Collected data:
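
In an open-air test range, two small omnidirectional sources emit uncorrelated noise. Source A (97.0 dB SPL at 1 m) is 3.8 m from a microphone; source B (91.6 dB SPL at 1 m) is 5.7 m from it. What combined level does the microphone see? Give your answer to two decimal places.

85.93 dB SPL

At the listener: L_A = 97.0 − 20·log₁₀(3.8) = 85.404 dB; L_B = 91.6 − 20·log₁₀(5.7) = 76.483 dB.
Combined: 10·log₁₀(10^(85.404/10)+10^(76.483/10)) = 85.93 dB SPL.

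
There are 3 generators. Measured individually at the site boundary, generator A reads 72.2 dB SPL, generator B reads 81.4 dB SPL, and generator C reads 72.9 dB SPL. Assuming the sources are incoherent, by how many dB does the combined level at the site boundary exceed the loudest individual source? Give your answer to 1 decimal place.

Incoherent sources sum as intensities:
L_total = 10·log₁₀(10^(72.2/10) + 10^(81.4/10) + 10^(72.9/10)) = 82.41 dB SPL.
Excess over the loudest (81.4 dB): 82.41 − 81.4 = 1.0 dB.

1.0 dB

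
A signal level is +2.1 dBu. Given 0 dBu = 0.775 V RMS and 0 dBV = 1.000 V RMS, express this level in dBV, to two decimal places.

The offset between the scales is 20·log₁₀(0.775/1.000) = −2.214 dB.
So dBV = +2.1 − 2.214 = -0.11 dBV.

-0.11 dBV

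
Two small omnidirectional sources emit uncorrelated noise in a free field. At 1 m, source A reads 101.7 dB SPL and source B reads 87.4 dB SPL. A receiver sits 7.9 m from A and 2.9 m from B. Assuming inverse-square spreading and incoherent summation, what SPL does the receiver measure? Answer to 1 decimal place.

At the listener: L_A = 101.7 − 20·log₁₀(7.9) = 83.75 dB; L_B = 87.4 − 20·log₁₀(2.9) = 78.15 dB.
Combined: 10·log₁₀(10^(83.75/10)+10^(78.15/10)) = 84.8 dB SPL.

84.8 dB SPL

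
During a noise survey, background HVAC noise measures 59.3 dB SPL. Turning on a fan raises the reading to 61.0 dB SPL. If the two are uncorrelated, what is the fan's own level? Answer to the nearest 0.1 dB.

Background correction is a power subtraction:
L_src = 10·log₁₀(10^(61.0/10) − 10^(59.3/10)) = 10·log₁₀(407800) = 56.1 dB SPL.

56.1 dB SPL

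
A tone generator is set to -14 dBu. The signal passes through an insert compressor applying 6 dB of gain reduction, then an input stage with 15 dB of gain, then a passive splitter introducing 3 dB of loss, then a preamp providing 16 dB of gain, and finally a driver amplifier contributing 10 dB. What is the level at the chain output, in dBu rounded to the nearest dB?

+18 dBu

Gain stages sum in dB:
-14 − 6 + 15 − 3 + 16 + 10 = +18 dBu.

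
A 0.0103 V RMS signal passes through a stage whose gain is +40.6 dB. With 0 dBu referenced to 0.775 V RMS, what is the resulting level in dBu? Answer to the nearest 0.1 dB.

+3.1 dBu

Input level: 20·log₁₀(0.0103/0.775) = -37.53 dBu.
Output: -37.53 + 40.6 = +3.1 dBu.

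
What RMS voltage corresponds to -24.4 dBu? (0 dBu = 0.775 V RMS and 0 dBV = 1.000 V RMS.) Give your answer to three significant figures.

0.0467 V

V = 0.775 V × 10^(-24.4/20).
= 0.775 × 0.06026 = 0.0467 V.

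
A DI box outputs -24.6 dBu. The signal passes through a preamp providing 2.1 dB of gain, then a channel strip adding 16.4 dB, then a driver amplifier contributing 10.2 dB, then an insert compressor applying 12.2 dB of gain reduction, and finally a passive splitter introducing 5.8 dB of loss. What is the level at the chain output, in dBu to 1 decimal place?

Cascaded gains and losses add directly in dB.
-24.6 + 2.1 + 16.4 + 10.2 − 12.2 − 5.8 = -13.9 dBu.

-13.9 dBu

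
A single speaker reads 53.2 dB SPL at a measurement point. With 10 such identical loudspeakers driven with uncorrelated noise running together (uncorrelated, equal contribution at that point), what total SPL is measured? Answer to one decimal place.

10 equal incoherent sources raise the level by 10·log₁₀(10) = 10.00 dB.
L_total = 53.2 + 10.00 = 63.2 dB SPL.

63.2 dB SPL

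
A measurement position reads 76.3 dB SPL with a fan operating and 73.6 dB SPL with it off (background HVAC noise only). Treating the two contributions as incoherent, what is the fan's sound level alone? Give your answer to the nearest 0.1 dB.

Background correction is a power subtraction:
L_src = 10·log₁₀(10^(76.3/10) − 10^(73.6/10)) = 10·log₁₀(19750000) = 73.0 dB SPL.

73.0 dB SPL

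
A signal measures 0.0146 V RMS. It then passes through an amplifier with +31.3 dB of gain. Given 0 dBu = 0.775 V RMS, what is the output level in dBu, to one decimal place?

Input level: 20·log₁₀(0.0146/0.775) = -34.50 dBu.
Output: -34.50 + 31.3 = -3.2 dBu.

-3.2 dBu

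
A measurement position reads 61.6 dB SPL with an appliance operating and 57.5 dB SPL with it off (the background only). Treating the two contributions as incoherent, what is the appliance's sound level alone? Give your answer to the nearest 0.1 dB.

59.5 dB SPL

Subtract intensities: L_src = 10·log₁₀(10^(L_total/10) − 10^(L_bg/10)).
L_src = 10·log₁₀(10^(61.6/10) − 10^(57.5/10)) = 10·log₁₀(883100) = 59.5 dB SPL.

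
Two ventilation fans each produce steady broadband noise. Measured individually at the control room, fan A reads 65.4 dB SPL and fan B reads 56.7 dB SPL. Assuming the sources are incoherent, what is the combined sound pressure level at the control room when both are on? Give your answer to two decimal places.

Incoherent sources sum as intensities:
L_total = 10·log₁₀(10^(65.4/10) + 10^(56.7/10)) = 10·log₁₀(3935000) = 65.95 dB SPL.

65.95 dB SPL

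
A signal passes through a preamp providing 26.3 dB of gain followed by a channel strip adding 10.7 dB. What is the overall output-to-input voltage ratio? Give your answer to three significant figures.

Net gain = 26.3 + 10.7 = 37.0 dB.
Voltage ratio = 10^(37.0/20) = 70.8.

70.8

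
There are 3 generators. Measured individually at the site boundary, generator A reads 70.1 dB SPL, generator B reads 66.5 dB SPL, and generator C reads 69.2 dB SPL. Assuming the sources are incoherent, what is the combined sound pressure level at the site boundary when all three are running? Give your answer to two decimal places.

Incoherent sources sum as intensities:
L_total = 10·log₁₀(10^(70.1/10) + 10^(66.5/10) + 10^(69.2/10)) = 10·log₁₀(23020000) = 73.62 dB SPL.

73.62 dB SPL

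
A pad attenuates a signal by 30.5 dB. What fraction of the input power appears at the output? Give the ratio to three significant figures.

0.000891

Power ratio = 10^(dB/10).
10^(-30.5/10) = 10^(-3.050) = 0.000891.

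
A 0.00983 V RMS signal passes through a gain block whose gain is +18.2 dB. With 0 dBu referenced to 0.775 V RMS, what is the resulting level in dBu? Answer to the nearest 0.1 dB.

-19.7 dBu

Input level: 20·log₁₀(0.00983/0.775) = -37.93 dBu.
Output: -37.93 + 18.2 = -19.7 dBu.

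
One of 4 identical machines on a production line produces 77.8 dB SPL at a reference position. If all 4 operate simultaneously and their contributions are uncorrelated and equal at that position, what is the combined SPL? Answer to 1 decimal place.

4 equal incoherent sources raise the level by 10·log₁₀(4) = 6.02 dB.
L_total = 77.8 + 6.02 = 83.8 dB SPL.

83.8 dB SPL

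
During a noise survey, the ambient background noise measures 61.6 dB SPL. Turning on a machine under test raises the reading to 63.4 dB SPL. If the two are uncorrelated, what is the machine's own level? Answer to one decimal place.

Subtract intensities: L_src = 10·log₁₀(10^(L_total/10) − 10^(L_bg/10)).
L_src = 10·log₁₀(10^(63.4/10) − 10^(61.6/10)) = 10·log₁₀(742300) = 58.7 dB SPL.

58.7 dB SPL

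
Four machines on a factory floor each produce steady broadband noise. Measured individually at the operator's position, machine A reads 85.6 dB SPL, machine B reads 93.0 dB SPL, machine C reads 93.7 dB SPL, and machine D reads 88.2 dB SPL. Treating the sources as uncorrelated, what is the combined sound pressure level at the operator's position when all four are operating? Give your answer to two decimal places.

Incoherent sources sum as intensities:
L_total = 10·log₁₀(10^(85.6/10) + 10^(93.0/10) + 10^(93.7/10) + 10^(88.2/10)) = 10·log₁₀(5363000000) = 97.29 dB SPL.

97.29 dB SPL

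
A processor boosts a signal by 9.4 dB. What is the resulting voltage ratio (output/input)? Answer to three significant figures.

2.95

Voltage ratio = 10^(dB/20).
10^(9.4/20) = 10^(0.4700) = 2.95.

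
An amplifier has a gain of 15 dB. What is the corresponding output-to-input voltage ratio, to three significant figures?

5.62

Voltage ratio = 10^(dB/20).
10^(15/20) = 10^(0.7500) = 5.62.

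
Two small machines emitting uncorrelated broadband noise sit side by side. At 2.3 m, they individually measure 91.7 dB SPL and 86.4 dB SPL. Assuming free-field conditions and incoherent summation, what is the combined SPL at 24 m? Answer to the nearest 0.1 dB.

Combined at 2.3 m: 10·log₁₀(10^(91.7/10)+10^(86.4/10)) = 92.82 dB SPL.
Then apply −20·log₁₀(24/2.3) = -20.37 dB → 72.5 dB SPL.

72.5 dB SPL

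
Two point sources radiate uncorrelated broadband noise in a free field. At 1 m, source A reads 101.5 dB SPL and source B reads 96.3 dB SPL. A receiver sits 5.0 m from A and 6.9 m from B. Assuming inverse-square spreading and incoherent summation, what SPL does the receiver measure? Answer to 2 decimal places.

At the listener: L_A = 101.5 − 20·log₁₀(5.0) = 87.521 dB; L_B = 96.3 − 20·log₁₀(6.9) = 79.523 dB.
Combined: 10·log₁₀(10^(87.521/10)+10^(79.523/10)) = 88.16 dB SPL.

88.16 dB SPL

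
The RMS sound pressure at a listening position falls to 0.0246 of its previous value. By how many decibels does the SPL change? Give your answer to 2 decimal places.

Sound pressure is an amplitude quantity: ΔL = 20·log₁₀(p₂/p₁).
20·log₁₀(0.0246) = -32.18 dB.

-32.18 dB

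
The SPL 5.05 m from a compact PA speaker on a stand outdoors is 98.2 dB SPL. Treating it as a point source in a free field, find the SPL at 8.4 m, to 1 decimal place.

93.8 dB SPL

Free-field point source: level drops by 20·log₁₀ of the distance ratio.
ΔL = −20·log₁₀(8.4/5.05) = -4.42 dB, so L₂ = 98.2 + (-4.42) = 93.8 dB SPL.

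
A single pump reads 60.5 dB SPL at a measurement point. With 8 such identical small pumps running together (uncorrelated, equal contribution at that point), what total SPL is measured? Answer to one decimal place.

8 equal incoherent sources raise the level by 10·log₁₀(8) = 9.03 dB.
L_total = 60.5 + 9.03 = 69.5 dB SPL.

69.5 dB SPL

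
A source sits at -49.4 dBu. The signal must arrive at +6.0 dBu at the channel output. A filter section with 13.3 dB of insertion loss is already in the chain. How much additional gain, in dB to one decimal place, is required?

68.7 dB

The required make-up gain is the shortfall in the dB sum.
G = +6.0 − (-49.4) + 13.3 = 68.7 dB.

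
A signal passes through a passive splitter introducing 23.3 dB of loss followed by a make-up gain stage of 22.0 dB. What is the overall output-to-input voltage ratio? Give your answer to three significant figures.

Net gain = (−23.3) + 22.0 = -1.3 dB.
Voltage ratio = 10^(-1.3/20) = 0.861.

0.861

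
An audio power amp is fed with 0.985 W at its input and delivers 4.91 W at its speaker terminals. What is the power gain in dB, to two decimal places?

For a power ratio, dB = 10·log₁₀(P₂/P₁).
10·log₁₀(4.91/0.985) = 10·log₁₀(4.985) = 6.98 dB.

6.98 dB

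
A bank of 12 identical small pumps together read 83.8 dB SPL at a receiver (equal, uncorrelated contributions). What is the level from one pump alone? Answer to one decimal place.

12 equal incoherent sources add 10·log₁₀(12) = 10.79 dB over one source.
L_one = 83.8 − 10.79 = 73.0 dB SPL.

73.0 dB SPL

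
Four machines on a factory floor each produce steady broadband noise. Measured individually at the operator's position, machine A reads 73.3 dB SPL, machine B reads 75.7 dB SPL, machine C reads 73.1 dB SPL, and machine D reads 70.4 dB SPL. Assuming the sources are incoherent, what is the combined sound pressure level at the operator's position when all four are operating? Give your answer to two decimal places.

Incoherent sources sum as intensities:
L_total = 10·log₁₀(10^(73.3/10) + 10^(75.7/10) + 10^(73.1/10) + 10^(70.4/10)) = 10·log₁₀(89920000) = 79.54 dB SPL.

79.54 dB SPL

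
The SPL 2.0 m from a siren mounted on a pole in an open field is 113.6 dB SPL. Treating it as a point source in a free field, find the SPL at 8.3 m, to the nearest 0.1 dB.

Inverse-square spreading gives ΔL = −20·log₁₀(d₂/d₁).
ΔL = −20·log₁₀(8.3/2.0) = -12.36 dB, so L₂ = 113.6 + (-12.36) = 101.2 dB SPL.

101.2 dB SPL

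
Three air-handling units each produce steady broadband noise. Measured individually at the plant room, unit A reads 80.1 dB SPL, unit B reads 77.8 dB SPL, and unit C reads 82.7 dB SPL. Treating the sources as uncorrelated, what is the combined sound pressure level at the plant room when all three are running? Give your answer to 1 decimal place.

Uncorrelated sources add in intensity (power), not in dB.
L_total = 10·log₁₀(10^(80.1/10) + 10^(77.8/10) + 10^(82.7/10)) = 10·log₁₀(348800000) = 85.4 dB SPL.

85.4 dB SPL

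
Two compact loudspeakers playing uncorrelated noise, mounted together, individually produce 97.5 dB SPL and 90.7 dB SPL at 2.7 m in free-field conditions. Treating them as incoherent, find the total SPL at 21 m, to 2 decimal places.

80.51 dB SPL

Combined at 2.7 m: 10·log₁₀(10^(97.5/10)+10^(90.7/10)) = 98.324 dB SPL.
Then apply −20·log₁₀(21/2.7) = -17.817 dB → 80.51 dB SPL.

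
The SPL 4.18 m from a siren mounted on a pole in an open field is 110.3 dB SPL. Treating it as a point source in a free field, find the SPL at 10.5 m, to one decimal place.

Free-field point source: level drops by 20·log₁₀ of the distance ratio.
ΔL = −20·log₁₀(10.5/4.18) = -8.00 dB, so L₂ = 110.3 + (-8.00) = 102.3 dB SPL.

102.3 dB SPL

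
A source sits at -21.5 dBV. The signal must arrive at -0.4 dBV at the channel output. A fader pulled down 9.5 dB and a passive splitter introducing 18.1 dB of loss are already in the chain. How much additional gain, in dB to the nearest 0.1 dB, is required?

48.7 dB

The required make-up gain is the shortfall in the dB sum.
G = -0.4 − (-21.5) + 9.5 + 18.1 = 48.7 dB.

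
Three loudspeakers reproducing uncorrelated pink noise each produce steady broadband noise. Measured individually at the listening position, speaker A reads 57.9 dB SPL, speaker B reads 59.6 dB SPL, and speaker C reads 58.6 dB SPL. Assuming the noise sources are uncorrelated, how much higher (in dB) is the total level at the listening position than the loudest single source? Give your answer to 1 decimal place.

3.9 dB

Uncorrelated sources add in intensity (power), not in dB.
L_total = 10·log₁₀(10^(57.9/10) + 10^(59.6/10) + 10^(58.6/10)) = 63.53 dB SPL.
Excess over the loudest (59.6 dB): 63.53 − 59.6 = 3.9 dB.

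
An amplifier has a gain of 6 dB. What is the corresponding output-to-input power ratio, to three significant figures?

Power ratio = 10^(dB/10).
10^(6/10) = 10^(0.6000) = 3.98.

3.98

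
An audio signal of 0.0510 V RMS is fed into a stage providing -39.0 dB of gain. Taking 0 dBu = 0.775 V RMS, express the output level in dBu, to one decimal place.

Input level: 20·log₁₀(0.0510/0.775) = -23.63 dBu.
Output: -23.63 − 39.0 = -62.6 dBu.

-62.6 dBu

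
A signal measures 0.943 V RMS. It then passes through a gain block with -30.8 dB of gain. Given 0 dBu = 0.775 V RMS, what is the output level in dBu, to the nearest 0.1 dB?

-29.1 dBu

Input level: 20·log₁₀(0.943/0.775) = 1.70 dBu.
Output: 1.70 − 30.8 = -29.1 dBu.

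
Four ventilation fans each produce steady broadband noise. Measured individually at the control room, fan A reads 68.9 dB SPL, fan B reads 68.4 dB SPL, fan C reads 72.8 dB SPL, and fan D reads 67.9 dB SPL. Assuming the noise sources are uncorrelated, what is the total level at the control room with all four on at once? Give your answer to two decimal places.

Incoherent sources sum as intensities:
L_total = 10·log₁₀(10^(68.9/10) + 10^(68.4/10) + 10^(72.8/10) + 10^(67.9/10)) = 10·log₁₀(39900000) = 76.01 dB SPL.

76.01 dB SPL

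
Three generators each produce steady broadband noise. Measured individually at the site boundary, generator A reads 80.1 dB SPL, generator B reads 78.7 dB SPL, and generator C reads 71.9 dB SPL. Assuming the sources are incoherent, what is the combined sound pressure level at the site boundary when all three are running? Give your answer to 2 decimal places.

Add the sources as powers (linear), then convert back to dB:
L_total = 10·log₁₀(10^(80.1/10) + 10^(78.7/10) + 10^(71.9/10)) = 10·log₁₀(191900000) = 82.83 dB SPL.

82.83 dB SPL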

WORK TO COMPLETE: Restate word for word each line of the data from the one with "Four ventilation fans" to the last, keeping both ends.

OUTPUT BELOW:
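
Four ventilation fans each produce steady broadband noise. Measured individually at the control room, fan A reads 68.9 dB SPL, fan B reads 68.4 dB SPL, fan C reads 72.8 dB SPL, and fan D reads 67.9 dB SPL. Assuming the noise sources are uncorrelated, what is the total level at the control room with all four on at once? Give your answer to two decimal places.

Incoherent sources sum as intensities:
L_total = 10·log₁₀(10^(68.9/10) + 10^(68.4/10) + 10^(72.8/10) + 10^(67.9/10)) = 10·log₁₀(39900000) = 76.01 dB SPL.

76.01 dB SPL

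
Three generators each produce steady broadband noise. Measured individually at the site boundary, generator A reads 80.1 dB SPL, generator B reads 78.7 dB SPL, and generator C reads 71.9 dB SPL. Assuming the sources are incoherent, what is the combined sound pressure level at the site boundary when all three are running? Give your answer to 2 decimal places.

Add the sources as powers (linear), then convert back to dB:
L_total = 10·log₁₀(10^(80.1/10) + 10^(78.7/10) + 10^(71.9/10)) = 10·log₁₀(191900000) = 82.83 dB SPL.

82.83 dB SPL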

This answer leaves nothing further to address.